#### What you will do:
Please print only the top portion of the entries below, ending with the line that contains "Let a = -834583750/243", exactly as written.

#### Exercise data:
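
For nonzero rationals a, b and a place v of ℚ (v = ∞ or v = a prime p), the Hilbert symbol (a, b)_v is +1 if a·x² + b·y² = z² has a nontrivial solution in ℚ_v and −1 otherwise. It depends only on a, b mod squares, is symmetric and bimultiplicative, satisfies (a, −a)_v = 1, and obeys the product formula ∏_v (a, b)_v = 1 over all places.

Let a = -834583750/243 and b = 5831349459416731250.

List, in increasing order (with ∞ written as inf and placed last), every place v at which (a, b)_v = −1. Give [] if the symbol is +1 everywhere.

Mod squares: a ≡ -4006002, b ≡ 20930. Check v ∈ {∞, 2, 3, 5, 7, 11, 13, 23, 29}.
v=7: a=7^1·(≡5), b=7^3·(≡2) mod 7; (5|7)=-1, (2|7)=+1; (−1)^{1·3·3}·(-1)^3·(+1)^1 = +1.
v=5: a=5^4·(≡2), b=5^5·(≡4) mod 5; (2|5)=-1, (4|5)=+1; (−1)^{4·5·2}·(-1)^5·(+1)^4 = -1.
v=11: a=11^1·(≡7), b=11^2·(≡6) mod 11; (7|11)=-1, (6|11)=-1; (−1)^{1·2·5}·(-1)^2·(-1)^1 = -1.
v=23: a=23^1·(≡7), b=23^3·(≡8) mod 23; (7|23)=-1, (8|23)=+1; (−1)^{1·3·11}·(-1)^3·(+1)^1 = +1.
v=∞: -4006002 < 0 and 20930 > 0  ⇒  (a,b)_∞ = +1.
v=13: a=13^1·(≡11), b=13^3·(≡7) mod 13; (11|13)=-1, (7|13)=-1; (−1)^{1·3·6}·(-1)^3·(-1)^1 = +1.
v=3: a=3^-5·(≡2), b=3^0·(≡2) mod 3; (2|3)=-1, (2|3)=-1; (−1)^{-5·0·1}·(-1)^0·(-1)^-5 = -1.
v=2: v_2(a)=1, v_2(b)=1; units ≡ 7, 1 (mod 8); ε·ε+αω+βω = 1·0+1·0+1·0 ≡ 0  ⇒  (a,b)_2 = +1.
v=29: a=29^1·(≡14), b=29^2·(≡8) mod 29; (14|29)=-1, (8|29)=-1; (−1)^{1·2·14}·(-1)^2·(-1)^1 = -1.
|Ram(-4006002, 20930)| = 4, even; anisotropic at {3, 5, 11, 29}.

[3, 5, 11, 29]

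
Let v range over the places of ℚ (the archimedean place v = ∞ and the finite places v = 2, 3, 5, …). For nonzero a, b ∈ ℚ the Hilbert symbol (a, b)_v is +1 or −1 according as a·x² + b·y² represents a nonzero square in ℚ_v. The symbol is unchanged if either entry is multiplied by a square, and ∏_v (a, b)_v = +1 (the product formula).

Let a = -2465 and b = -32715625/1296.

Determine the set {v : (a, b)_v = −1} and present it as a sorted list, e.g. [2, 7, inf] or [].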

#### Output of the task:
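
For nonzero rationals a, b and a place v of ℚ (v = ∞ or v = a prime p), the Hilbert symbol (a, b)_v is +1 if a·x² + b·y² = z² has a nontrivial solution in ℚ_v and −1 otherwise. It depends only on a, b mod squares, is symmetric and bimultiplicative, satisfies (a, −a)_v = 1, and obeys the product formula ∏_v (a, b)_v = 1 over all places.

Let a = -834583750/243 and b = 5831349459416731250.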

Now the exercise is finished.